Problem requirements —
Every line between the top of the data below and the line with "Gather m: -8 + 8*m + 2 - 2*m = 6*m - 6", both ends included, must be retyped exactly.

§ §

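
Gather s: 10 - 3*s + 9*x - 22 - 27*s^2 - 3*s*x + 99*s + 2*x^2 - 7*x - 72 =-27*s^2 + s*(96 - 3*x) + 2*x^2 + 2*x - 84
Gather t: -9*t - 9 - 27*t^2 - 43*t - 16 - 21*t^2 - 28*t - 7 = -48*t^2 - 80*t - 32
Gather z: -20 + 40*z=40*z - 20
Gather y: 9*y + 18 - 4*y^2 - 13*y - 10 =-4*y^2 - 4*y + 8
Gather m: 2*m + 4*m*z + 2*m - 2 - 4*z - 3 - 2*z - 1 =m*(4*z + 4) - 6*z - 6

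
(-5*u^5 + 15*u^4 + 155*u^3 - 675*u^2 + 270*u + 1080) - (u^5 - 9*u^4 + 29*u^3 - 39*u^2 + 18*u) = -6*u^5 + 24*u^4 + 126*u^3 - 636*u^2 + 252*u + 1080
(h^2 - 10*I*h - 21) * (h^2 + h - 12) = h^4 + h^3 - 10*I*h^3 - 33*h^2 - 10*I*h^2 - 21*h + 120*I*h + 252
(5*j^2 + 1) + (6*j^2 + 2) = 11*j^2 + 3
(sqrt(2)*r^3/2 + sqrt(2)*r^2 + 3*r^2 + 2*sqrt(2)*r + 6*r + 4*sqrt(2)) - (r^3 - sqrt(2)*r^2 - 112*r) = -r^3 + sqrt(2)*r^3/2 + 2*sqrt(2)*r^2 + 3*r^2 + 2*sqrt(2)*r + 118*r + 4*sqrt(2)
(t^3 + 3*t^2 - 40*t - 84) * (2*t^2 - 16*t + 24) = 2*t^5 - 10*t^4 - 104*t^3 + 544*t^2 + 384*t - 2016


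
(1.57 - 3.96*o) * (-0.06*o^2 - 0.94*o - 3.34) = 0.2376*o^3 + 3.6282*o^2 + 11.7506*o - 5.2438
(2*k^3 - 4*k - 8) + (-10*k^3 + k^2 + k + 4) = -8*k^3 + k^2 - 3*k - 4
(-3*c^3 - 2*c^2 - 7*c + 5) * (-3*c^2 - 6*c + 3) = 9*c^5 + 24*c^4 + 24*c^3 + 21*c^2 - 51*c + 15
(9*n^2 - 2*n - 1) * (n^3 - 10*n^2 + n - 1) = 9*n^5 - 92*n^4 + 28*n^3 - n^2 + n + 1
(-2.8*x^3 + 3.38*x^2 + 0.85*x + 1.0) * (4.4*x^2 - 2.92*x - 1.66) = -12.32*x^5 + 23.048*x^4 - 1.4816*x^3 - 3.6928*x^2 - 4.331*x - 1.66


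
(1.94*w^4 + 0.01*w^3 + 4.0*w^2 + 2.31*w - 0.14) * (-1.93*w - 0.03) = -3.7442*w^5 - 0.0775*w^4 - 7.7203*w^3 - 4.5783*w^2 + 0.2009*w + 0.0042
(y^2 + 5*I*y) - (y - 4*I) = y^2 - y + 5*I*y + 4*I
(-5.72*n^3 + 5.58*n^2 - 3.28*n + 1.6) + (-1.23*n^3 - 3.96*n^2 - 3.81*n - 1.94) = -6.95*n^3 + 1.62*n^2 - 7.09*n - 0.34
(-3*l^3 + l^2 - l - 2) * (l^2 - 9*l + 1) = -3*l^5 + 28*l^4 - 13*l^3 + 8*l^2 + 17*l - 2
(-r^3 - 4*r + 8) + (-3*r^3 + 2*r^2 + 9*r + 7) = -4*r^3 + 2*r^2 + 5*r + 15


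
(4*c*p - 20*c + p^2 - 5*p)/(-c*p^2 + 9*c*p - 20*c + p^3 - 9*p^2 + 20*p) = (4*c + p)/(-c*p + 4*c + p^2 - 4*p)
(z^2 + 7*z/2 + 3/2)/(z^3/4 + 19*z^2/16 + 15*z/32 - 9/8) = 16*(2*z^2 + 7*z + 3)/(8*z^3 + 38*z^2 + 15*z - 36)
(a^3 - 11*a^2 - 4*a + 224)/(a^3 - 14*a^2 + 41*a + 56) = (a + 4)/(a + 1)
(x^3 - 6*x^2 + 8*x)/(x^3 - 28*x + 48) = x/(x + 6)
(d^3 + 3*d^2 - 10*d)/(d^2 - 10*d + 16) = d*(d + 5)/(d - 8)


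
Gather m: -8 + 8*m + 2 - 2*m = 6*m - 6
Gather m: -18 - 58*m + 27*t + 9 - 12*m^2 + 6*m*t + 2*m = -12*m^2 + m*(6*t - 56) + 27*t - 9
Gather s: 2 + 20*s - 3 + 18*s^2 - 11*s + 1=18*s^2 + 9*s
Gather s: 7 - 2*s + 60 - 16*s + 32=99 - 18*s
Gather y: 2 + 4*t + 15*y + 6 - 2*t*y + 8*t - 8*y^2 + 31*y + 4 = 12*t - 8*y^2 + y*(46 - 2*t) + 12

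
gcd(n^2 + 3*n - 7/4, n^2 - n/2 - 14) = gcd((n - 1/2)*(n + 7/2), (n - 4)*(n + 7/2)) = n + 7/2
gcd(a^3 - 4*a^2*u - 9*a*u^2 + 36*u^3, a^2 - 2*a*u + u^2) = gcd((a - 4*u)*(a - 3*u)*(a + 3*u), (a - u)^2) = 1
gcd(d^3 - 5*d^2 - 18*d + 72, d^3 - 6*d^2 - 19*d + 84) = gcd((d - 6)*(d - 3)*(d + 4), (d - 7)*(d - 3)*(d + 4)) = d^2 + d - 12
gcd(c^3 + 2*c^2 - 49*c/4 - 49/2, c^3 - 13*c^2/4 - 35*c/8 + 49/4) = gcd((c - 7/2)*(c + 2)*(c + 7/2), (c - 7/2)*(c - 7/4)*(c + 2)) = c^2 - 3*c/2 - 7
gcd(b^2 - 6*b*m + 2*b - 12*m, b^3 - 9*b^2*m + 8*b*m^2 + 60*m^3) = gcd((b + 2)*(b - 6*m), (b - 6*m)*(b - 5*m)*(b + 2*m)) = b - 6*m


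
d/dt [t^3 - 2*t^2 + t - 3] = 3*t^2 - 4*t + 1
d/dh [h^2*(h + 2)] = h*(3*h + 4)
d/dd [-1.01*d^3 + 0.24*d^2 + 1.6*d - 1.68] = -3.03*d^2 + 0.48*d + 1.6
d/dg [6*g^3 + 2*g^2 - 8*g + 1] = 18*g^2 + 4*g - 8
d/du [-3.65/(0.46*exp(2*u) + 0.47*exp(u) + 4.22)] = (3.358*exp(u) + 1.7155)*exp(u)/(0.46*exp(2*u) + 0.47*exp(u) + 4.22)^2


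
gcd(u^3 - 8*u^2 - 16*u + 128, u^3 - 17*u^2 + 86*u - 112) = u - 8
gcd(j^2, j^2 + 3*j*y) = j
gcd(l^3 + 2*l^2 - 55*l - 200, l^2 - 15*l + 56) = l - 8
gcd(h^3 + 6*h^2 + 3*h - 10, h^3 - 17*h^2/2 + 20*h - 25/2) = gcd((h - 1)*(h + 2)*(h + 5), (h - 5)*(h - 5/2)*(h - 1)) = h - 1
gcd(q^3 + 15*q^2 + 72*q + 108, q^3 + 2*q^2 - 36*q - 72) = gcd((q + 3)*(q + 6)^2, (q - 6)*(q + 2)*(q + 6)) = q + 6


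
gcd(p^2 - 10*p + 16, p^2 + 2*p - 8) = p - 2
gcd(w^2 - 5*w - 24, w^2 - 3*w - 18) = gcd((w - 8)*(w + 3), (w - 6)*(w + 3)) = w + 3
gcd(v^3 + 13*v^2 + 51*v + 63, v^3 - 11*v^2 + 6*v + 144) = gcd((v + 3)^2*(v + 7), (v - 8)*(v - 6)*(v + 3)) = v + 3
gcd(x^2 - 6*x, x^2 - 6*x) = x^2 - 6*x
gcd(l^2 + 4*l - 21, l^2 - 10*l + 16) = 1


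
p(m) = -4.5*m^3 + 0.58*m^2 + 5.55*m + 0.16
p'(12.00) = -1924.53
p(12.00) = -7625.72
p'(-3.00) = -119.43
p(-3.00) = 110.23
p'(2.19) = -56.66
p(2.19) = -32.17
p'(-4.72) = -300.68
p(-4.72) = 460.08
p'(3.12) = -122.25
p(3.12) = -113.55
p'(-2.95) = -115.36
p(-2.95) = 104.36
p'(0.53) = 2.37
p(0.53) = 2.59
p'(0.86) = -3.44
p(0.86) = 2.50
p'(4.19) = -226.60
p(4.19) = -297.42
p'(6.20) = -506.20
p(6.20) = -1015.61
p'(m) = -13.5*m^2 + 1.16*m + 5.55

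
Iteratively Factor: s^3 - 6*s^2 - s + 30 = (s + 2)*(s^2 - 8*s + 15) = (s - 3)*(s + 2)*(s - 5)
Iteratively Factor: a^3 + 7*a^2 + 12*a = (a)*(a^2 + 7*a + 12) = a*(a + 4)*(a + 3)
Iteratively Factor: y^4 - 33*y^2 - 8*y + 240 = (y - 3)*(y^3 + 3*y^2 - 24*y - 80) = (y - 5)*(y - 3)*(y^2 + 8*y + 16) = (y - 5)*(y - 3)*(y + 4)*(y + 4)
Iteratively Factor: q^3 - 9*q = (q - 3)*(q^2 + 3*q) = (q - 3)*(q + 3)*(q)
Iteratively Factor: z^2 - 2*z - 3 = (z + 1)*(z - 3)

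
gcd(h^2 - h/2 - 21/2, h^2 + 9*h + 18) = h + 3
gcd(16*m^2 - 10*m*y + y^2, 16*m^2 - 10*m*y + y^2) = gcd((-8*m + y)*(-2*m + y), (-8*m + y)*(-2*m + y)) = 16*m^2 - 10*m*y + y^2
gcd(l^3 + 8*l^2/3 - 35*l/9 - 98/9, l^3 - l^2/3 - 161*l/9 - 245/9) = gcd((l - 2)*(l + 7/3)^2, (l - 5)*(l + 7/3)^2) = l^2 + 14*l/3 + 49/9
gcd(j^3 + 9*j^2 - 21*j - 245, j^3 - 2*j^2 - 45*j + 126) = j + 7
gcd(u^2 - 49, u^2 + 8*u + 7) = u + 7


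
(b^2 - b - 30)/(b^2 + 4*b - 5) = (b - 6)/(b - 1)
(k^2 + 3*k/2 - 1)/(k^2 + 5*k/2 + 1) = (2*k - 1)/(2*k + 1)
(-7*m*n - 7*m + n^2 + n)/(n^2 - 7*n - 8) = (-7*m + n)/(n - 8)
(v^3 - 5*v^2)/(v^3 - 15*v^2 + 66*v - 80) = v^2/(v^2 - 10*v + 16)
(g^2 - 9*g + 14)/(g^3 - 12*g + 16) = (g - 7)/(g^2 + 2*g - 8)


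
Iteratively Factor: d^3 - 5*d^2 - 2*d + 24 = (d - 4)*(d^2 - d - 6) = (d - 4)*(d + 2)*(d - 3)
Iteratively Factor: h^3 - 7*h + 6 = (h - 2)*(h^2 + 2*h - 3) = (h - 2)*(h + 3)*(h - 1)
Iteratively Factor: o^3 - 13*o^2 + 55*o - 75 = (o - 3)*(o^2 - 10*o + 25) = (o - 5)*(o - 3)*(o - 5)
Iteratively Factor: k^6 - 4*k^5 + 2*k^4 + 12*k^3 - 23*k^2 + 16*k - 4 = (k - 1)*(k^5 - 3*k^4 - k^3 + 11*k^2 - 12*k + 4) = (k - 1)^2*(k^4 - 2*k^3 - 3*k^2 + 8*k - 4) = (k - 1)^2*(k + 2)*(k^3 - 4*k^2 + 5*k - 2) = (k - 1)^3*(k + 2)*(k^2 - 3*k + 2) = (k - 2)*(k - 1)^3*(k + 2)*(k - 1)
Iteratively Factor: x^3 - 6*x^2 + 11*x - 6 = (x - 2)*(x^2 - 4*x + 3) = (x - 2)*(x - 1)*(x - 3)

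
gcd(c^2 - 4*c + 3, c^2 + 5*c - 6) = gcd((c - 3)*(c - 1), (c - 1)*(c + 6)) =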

§ §

Solution to the problem —
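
Gather s: 10 - 3*s + 9*x - 22 - 27*s^2 - 3*s*x + 99*s + 2*x^2 - 7*x - 72 =-27*s^2 + s*(96 - 3*x) + 2*x^2 + 2*x - 84
Gather t: -9*t - 9 - 27*t^2 - 43*t - 16 - 21*t^2 - 28*t - 7 = -48*t^2 - 80*t - 32
Gather z: -20 + 40*z=40*z - 20
Gather y: 9*y + 18 - 4*y^2 - 13*y - 10 =-4*y^2 - 4*y + 8
Gather m: 2*m + 4*m*z + 2*m - 2 - 4*z - 3 - 2*z - 1 =m*(4*z + 4) - 6*z - 6

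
(-5*u^5 + 15*u^4 + 155*u^3 - 675*u^2 + 270*u + 1080) - (u^5 - 9*u^4 + 29*u^3 - 39*u^2 + 18*u) = -6*u^5 + 24*u^4 + 126*u^3 - 636*u^2 + 252*u + 1080
(h^2 - 10*I*h - 21) * (h^2 + h - 12) = h^4 + h^3 - 10*I*h^3 - 33*h^2 - 10*I*h^2 - 21*h + 120*I*h + 252
(5*j^2 + 1) + (6*j^2 + 2) = 11*j^2 + 3
(sqrt(2)*r^3/2 + sqrt(2)*r^2 + 3*r^2 + 2*sqrt(2)*r + 6*r + 4*sqrt(2)) - (r^3 - sqrt(2)*r^2 - 112*r) = -r^3 + sqrt(2)*r^3/2 + 2*sqrt(2)*r^2 + 3*r^2 + 2*sqrt(2)*r + 118*r + 4*sqrt(2)
(t^3 + 3*t^2 - 40*t - 84) * (2*t^2 - 16*t + 24) = 2*t^5 - 10*t^4 - 104*t^3 + 544*t^2 + 384*t - 2016


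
(1.57 - 3.96*o) * (-0.06*o^2 - 0.94*o - 3.34) = 0.2376*o^3 + 3.6282*o^2 + 11.7506*o - 5.2438
(2*k^3 - 4*k - 8) + (-10*k^3 + k^2 + k + 4) = -8*k^3 + k^2 - 3*k - 4
(-3*c^3 - 2*c^2 - 7*c + 5) * (-3*c^2 - 6*c + 3) = 9*c^5 + 24*c^4 + 24*c^3 + 21*c^2 - 51*c + 15
(9*n^2 - 2*n - 1) * (n^3 - 10*n^2 + n - 1) = 9*n^5 - 92*n^4 + 28*n^3 - n^2 + n + 1
(-2.8*x^3 + 3.38*x^2 + 0.85*x + 1.0) * (4.4*x^2 - 2.92*x - 1.66) = -12.32*x^5 + 23.048*x^4 - 1.4816*x^3 - 3.6928*x^2 - 4.331*x - 1.66


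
(1.94*w^4 + 0.01*w^3 + 4.0*w^2 + 2.31*w - 0.14) * (-1.93*w - 0.03) = -3.7442*w^5 - 0.0775*w^4 - 7.7203*w^3 - 4.5783*w^2 + 0.2009*w + 0.0042
(y^2 + 5*I*y) - (y - 4*I) = y^2 - y + 5*I*y + 4*I
(-5.72*n^3 + 5.58*n^2 - 3.28*n + 1.6) + (-1.23*n^3 - 3.96*n^2 - 3.81*n - 1.94) = -6.95*n^3 + 1.62*n^2 - 7.09*n - 0.34
(-3*l^3 + l^2 - l - 2) * (l^2 - 9*l + 1) = -3*l^5 + 28*l^4 - 13*l^3 + 8*l^2 + 17*l - 2
(-r^3 - 4*r + 8) + (-3*r^3 + 2*r^2 + 9*r + 7) = -4*r^3 + 2*r^2 + 5*r + 15


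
(4*c*p - 20*c + p^2 - 5*p)/(-c*p^2 + 9*c*p - 20*c + p^3 - 9*p^2 + 20*p) = (4*c + p)/(-c*p + 4*c + p^2 - 4*p)
(z^2 + 7*z/2 + 3/2)/(z^3/4 + 19*z^2/16 + 15*z/32 - 9/8) = 16*(2*z^2 + 7*z + 3)/(8*z^3 + 38*z^2 + 15*z - 36)
(a^3 - 11*a^2 - 4*a + 224)/(a^3 - 14*a^2 + 41*a + 56) = (a + 4)/(a + 1)
(x^3 - 6*x^2 + 8*x)/(x^3 - 28*x + 48) = x/(x + 6)
(d^3 + 3*d^2 - 10*d)/(d^2 - 10*d + 16) = d*(d + 5)/(d - 8)


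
Gather m: -8 + 8*m + 2 - 2*m = 6*m - 6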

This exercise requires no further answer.